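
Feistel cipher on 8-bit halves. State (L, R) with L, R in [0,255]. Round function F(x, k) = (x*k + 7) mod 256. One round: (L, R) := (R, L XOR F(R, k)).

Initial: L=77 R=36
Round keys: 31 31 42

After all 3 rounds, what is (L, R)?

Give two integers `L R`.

Answer: 189 39

Derivation:
Round 1 (k=31): L=36 R=46
Round 2 (k=31): L=46 R=189
Round 3 (k=42): L=189 R=39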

================

▶ _What needs to be done_: This exercise calls for the lines from the one holding "Round keys: 31 31 42" through the end of the entries, transcribed exactly and with nothing more.

▶ _Solution to this problem_:
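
Round keys: 31 31 42

After all 3 rounds, what is (L, R)?

Give two integers `L R`.

Answer: 189 39

Derivation:
Round 1 (k=31): L=36 R=46
Round 2 (k=31): L=46 R=189
Round 3 (k=42): L=189 R=39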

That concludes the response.